Stored entries:
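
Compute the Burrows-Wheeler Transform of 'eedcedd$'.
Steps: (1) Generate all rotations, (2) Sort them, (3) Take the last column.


Rotations (sorted):
  0: $eedcedd -> last char: d
  1: cedd$eed -> last char: d
  2: d$eedced -> last char: d
  3: dcedd$ee -> last char: e
  4: dd$eedce -> last char: e
  5: edcedd$e -> last char: e
  6: edd$eedc -> last char: c
  7: eedcedd$ -> last char: $


BWT = dddeeec$


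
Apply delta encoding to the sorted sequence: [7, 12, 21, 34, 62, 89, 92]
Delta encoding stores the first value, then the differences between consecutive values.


First value: 7
Deltas:
  12 - 7 = 5
  21 - 12 = 9
  34 - 21 = 13
  62 - 34 = 28
  89 - 62 = 27
  92 - 89 = 3


Delta encoded: [7, 5, 9, 13, 28, 27, 3]


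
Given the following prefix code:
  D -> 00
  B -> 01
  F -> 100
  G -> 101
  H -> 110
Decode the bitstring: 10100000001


Decoding step by step:
Bits 101 -> G
Bits 00 -> D
Bits 00 -> D
Bits 00 -> D
Bits 01 -> B


Decoded message: GDDDB


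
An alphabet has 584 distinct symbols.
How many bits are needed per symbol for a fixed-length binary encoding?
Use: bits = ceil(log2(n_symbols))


log2(584) = 9.1898
Bracket: 2^9 = 512 < 584 <= 2^10 = 1024
So ceil(log2(584)) = 10

bits = ceil(log2(584)) = ceil(9.1898) = 10 bits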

Task brief → Would you set down, word for word, the lines from the opening of the entries above through the line with "Apply delta encoding", both included, and no others?

Response below →
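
Compute the Burrows-Wheeler Transform of 'eedcedd$'.
Steps: (1) Generate all rotations, (2) Sort them, (3) Take the last column.


Rotations (sorted):
  0: $eedcedd -> last char: d
  1: cedd$eed -> last char: d
  2: d$eedced -> last char: d
  3: dcedd$ee -> last char: e
  4: dd$eedce -> last char: e
  5: edcedd$e -> last char: e
  6: edd$eedc -> last char: c
  7: eedcedd$ -> last char: $


BWT = dddeeec$


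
Apply delta encoding to the sorted sequence: [7, 12, 21, 34, 62, 89, 92]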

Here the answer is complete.